- **WORK TO BE COMPLETED**:
For this exercise, copy each line of the records that contains the word "Convert".

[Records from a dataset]
____
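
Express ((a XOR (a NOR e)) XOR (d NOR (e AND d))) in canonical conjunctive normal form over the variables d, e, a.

(d OR e OR a) AND (d OR e OR NOT a) AND (d OR NOT e OR NOT a) AND (NOT d OR NOT e OR a)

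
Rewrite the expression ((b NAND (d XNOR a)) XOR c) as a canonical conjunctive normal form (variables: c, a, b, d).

(c OR a OR NOT b OR d) AND (c OR NOT a OR NOT b OR NOT d) AND (NOT c OR a OR b OR d) AND (NOT c OR a OR b OR NOT d) AND (NOT c OR a OR NOT b OR NOT d) AND (NOT c OR NOT a OR b OR d) AND (NOT c OR NOT a OR b OR NOT d) AND (NOT c OR NOT a OR NOT b OR d)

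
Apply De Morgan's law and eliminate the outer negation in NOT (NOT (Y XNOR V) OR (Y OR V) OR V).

(Y XNOR V) AND NOT (Y OR V) AND NOT V
De Morgan's: NOT(OR of terms) = AND of negations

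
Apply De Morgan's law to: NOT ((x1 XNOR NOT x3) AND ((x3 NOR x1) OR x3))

NOT (x1 XNOR NOT x3) OR NOT ((x3 NOR x1) OR x3)
De Morgan's: NOT(AND of terms) = OR of negations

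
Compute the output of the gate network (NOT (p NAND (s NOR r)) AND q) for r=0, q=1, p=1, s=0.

Substituting: (NOT (1 NAND (0 NOR 0)) AND 1)
= 1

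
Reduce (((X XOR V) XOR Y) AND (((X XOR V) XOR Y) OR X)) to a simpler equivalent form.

By absorption (E AND (E OR v) = E):
= ((X XOR V) XOR Y)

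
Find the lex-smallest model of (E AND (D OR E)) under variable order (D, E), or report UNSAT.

D=0, E=1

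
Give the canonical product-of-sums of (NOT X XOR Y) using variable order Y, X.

ΠM(1, 2) = (Y OR NOT X) AND (NOT Y OR X)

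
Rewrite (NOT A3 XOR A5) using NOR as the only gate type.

(((((A3 NOR A3) NOR A5) NOR ((A3 NOR A3) NOR A5)) NOR (((A3 NOR A3) NOR A5) NOR ((A3 NOR A3) NOR A5))) NOR (((((A3 NOR A3) NOR (A3 NOR A3)) NOR (A5 NOR A5)) NOR (((A3 NOR A3) NOR (A3 NOR A3)) NOR (A5 NOR A5))) NOR ((((A3 NOR A3) NOR (A3 NOR A3)) NOR (A5 NOR A5)) NOR (((A3 NOR A3) NOR (A3 NOR A3)) NOR (A5 NOR A5)))))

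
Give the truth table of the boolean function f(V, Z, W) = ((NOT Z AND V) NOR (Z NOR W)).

V | Z | W | Output
------------------
0 | 0 | 0 | 0
0 | 0 | 1 | 1
0 | 1 | 0 | 1
0 | 1 | 1 | 1
1 | 0 | 0 | 0
1 | 0 | 1 | 0
1 | 1 | 0 | 1
1 | 1 | 1 | 1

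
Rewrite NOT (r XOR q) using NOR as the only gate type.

(((((r NOR q) NOR (r NOR q)) NOR ((r NOR q) NOR (r NOR q))) NOR ((((r NOR r) NOR (q NOR q)) NOR ((r NOR r) NOR (q NOR q))) NOR (((r NOR r) NOR (q NOR q)) NOR ((r NOR r) NOR (q NOR q))))) NOR ((((r NOR q) NOR (r NOR q)) NOR ((r NOR q) NOR (r NOR q))) NOR ((((r NOR r) NOR (q NOR q)) NOR ((r NOR r) NOR (q NOR q))) NOR (((r NOR r) NOR (q NOR q)) NOR ((r NOR r) NOR (q NOR q))))))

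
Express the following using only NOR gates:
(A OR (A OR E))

((A NOR ((A NOR E) NOR (A NOR E))) NOR (A NOR ((A NOR E) NOR (A NOR E))))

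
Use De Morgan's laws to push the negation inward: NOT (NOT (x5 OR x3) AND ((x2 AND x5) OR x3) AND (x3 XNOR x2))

(x5 OR x3) OR NOT ((x2 AND x5) OR x3) OR NOT (x3 XNOR x2)
De Morgan's: NOT(AND of terms) = OR of negations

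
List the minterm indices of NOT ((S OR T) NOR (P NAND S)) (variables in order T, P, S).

Σm(0, 1, 2, 3, 4, 5, 6, 7) = (NOT T AND NOT P AND NOT S) OR (NOT T AND NOT P AND S) OR (NOT T AND P AND NOT S) OR (NOT T AND P AND S) OR (T AND NOT P AND NOT S) OR (T AND NOT P AND S) OR (T AND P AND NOT S) OR (T AND P AND S)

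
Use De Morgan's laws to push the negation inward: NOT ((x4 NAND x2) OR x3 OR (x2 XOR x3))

NOT (x4 NAND x2) AND NOT x3 AND NOT (x2 XOR x3)
De Morgan's: NOT(OR of terms) = AND of negations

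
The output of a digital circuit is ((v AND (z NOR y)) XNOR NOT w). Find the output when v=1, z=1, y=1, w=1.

Substituting: ((1 AND (1 NOR 1)) XNOR NOT 1)
= 1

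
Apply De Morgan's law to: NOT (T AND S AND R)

NOT T OR NOT S OR NOT R
De Morgan's: NOT(AND of terms) = OR of negations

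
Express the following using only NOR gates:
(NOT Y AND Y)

(((Y NOR Y) NOR (Y NOR Y)) NOR (Y NOR Y))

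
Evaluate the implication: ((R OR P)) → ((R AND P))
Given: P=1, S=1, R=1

Antecedent ((R OR P)) = 1; consequent ((R AND P)) = 1.
1 → 1 = 1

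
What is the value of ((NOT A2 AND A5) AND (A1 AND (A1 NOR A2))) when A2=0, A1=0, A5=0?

Substituting: ((NOT 0 AND 0) AND (0 AND (0 NOR 0)))
= 0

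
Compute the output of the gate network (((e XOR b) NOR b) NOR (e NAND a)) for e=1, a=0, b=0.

Substituting: (((1 XOR 0) NOR 0) NOR (1 NAND 0))
= 0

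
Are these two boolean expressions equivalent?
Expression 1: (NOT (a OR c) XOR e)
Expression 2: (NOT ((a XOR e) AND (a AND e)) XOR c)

No. Counterexample: with c=0, a=0, e=1, Expression 1 = 0 but Expression 2 = 1.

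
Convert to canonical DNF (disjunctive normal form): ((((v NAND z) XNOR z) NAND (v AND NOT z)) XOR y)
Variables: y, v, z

(NOT y AND NOT v AND NOT z) OR (NOT y AND NOT v AND z) OR (NOT y AND v AND NOT z) OR (NOT y AND v AND z)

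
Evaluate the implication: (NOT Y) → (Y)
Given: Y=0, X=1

Antecedent (NOT Y) = 1; consequent (Y) = 0.
1 → 0 = 0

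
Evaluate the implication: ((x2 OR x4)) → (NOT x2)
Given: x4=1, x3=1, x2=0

Antecedent ((x2 OR x4)) = 1; consequent (NOT x2) = 1.
1 → 1 = 1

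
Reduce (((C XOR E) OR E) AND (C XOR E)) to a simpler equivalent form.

By absorption (E AND (E OR v) = E):
= (C XOR E)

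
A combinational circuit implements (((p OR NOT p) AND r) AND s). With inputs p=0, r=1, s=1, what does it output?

Substituting: (((0 OR NOT 0) AND 1) AND 1)
= 1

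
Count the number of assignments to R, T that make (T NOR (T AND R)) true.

Satisfying assignments: (0,0), (1,0)
Count: 2 out of 4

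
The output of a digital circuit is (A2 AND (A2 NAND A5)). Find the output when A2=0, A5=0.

Substituting: (0 AND (0 NAND 0))
= 0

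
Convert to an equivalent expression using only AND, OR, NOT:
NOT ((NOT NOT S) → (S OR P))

(NOT NOT S) AND NOT (S OR P)
(Negated implication: NOT(A → B) = A AND NOT B)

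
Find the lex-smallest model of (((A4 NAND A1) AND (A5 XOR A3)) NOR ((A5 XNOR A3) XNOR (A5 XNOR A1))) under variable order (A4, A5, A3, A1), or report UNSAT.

A4=0, A5=0, A3=0, A1=1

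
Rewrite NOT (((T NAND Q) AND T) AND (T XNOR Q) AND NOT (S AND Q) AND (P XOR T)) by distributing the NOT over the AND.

NOT ((T NAND Q) AND T) OR NOT (T XNOR Q) OR (S AND Q) OR NOT (P XOR T)
De Morgan's: NOT(AND of terms) = OR of negations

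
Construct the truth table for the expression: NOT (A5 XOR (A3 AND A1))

A1 | A5 | A3 | Output
---------------------
0 | 0 | 0 | 1
0 | 0 | 1 | 1
0 | 1 | 0 | 0
0 | 1 | 1 | 0
1 | 0 | 0 | 1
1 | 0 | 1 | 0
1 | 1 | 0 | 0
1 | 1 | 1 | 1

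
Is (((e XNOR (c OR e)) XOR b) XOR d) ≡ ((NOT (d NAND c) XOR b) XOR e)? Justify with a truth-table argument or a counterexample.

No. Counterexample: with b=0, d=0, c=0, e=0, Expression 1 = 1 but Expression 2 = 0.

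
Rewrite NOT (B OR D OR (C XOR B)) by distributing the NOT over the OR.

NOT B AND NOT D AND NOT (C XOR B)
De Morgan's: NOT(OR of terms) = AND of negations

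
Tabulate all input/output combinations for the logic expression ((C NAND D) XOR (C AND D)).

C | D | Output
--------------
0 | 0 | 1
0 | 1 | 1
1 | 0 | 1
1 | 1 | 1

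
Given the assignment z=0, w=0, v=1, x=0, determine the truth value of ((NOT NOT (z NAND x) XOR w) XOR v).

Substituting: ((NOT NOT (0 NAND 0) XOR 0) XOR 1)
= 0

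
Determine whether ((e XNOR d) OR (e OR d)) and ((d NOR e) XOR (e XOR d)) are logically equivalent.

No. Counterexample: with d=1, e=1, Expression 1 = 1 but Expression 2 = 0.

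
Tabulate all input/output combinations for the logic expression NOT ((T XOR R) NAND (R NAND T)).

R | T | Output
--------------
0 | 0 | 0
0 | 1 | 1
1 | 0 | 1
1 | 1 | 0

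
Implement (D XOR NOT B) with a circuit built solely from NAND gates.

((D NAND (D NAND (B NAND B))) NAND ((B NAND B) NAND (D NAND (B NAND B))))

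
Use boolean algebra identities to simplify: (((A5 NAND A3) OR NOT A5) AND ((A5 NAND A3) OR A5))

By distribution ((E OR v) AND (E OR NOT v) = E):
= (A5 NAND A3)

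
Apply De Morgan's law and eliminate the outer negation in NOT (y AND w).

NOT y OR NOT w
De Morgan's: NOT(AND of terms) = OR of negations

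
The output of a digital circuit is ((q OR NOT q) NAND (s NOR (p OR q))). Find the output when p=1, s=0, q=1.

Substituting: ((1 OR NOT 1) NAND (0 NOR (1 OR 1)))
= 1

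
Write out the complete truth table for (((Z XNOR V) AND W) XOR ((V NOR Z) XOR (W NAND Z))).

W | Z | V | Output
------------------
0 | 0 | 0 | 0
0 | 0 | 1 | 1
0 | 1 | 0 | 1
0 | 1 | 1 | 1
1 | 0 | 0 | 1
1 | 0 | 1 | 1
1 | 1 | 0 | 0
1 | 1 | 1 | 1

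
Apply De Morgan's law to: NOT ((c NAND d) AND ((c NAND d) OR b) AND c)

NOT (c NAND d) OR NOT ((c NAND d) OR b) OR NOT c
De Morgan's: NOT(AND of terms) = OR of negations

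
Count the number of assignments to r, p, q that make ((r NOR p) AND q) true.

Satisfying assignments: (0,0,1)
Count: 1 out of 8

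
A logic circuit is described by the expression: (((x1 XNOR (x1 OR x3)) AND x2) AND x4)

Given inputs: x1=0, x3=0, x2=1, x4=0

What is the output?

Substituting: (((0 XNOR (0 OR 0)) AND 1) AND 0)
= 0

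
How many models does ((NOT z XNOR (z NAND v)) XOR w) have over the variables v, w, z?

Satisfying assignments: (0,0,0), (0,1,1), (1,0,0), (1,0,1)
Count: 4 out of 8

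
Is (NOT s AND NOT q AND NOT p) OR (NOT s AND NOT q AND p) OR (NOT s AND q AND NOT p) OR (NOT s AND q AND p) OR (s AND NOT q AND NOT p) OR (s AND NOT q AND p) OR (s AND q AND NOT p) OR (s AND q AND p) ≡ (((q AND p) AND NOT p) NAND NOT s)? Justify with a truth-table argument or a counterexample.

Yes, they are equivalent — the two output columns agree on all 8 assignments:
s | q | p | Expression 1 | Expression 2
---------------------------------------
0 | 0 | 0 | 1 | 1
0 | 0 | 1 | 1 | 1
0 | 1 | 0 | 1 | 1
0 | 1 | 1 | 1 | 1
1 | 0 | 0 | 1 | 1
1 | 0 | 1 | 1 | 1
1 | 1 | 0 | 1 | 1
1 | 1 | 1 | 1 | 1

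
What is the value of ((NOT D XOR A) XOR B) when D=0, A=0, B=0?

Substituting: ((NOT 0 XOR 0) XOR 0)
= 1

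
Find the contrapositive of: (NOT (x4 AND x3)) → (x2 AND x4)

Contrapositive: NOT (x2 AND x4) → (x4 AND x3)
Note: A statement and its contrapositive are logically equivalent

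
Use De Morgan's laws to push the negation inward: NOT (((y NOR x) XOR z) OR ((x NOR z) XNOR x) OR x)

NOT ((y NOR x) XOR z) AND NOT ((x NOR z) XNOR x) AND NOT x
De Morgan's: NOT(OR of terms) = AND of negations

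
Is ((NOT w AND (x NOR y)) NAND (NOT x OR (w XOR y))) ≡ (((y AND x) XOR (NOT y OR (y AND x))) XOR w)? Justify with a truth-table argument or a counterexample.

No. Counterexample: with w=0, y=0, x=0, Expression 1 = 0 but Expression 2 = 1.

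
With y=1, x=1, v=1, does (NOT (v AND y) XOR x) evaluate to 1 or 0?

Substituting: (NOT (1 AND 1) XOR 1)
= 1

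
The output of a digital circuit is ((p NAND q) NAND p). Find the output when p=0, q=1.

Substituting: ((0 NAND 1) NAND 0)
= 1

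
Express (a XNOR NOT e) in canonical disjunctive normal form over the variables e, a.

(NOT e AND a) OR (e AND NOT a)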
____
- **RESPONSE**:
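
Convert to canonical DNF (disjunctive normal form): ((((v NAND z) XNOR z) NAND (v AND NOT z)) XOR y)
Convert to an equivalent expression using only AND, OR, NOT: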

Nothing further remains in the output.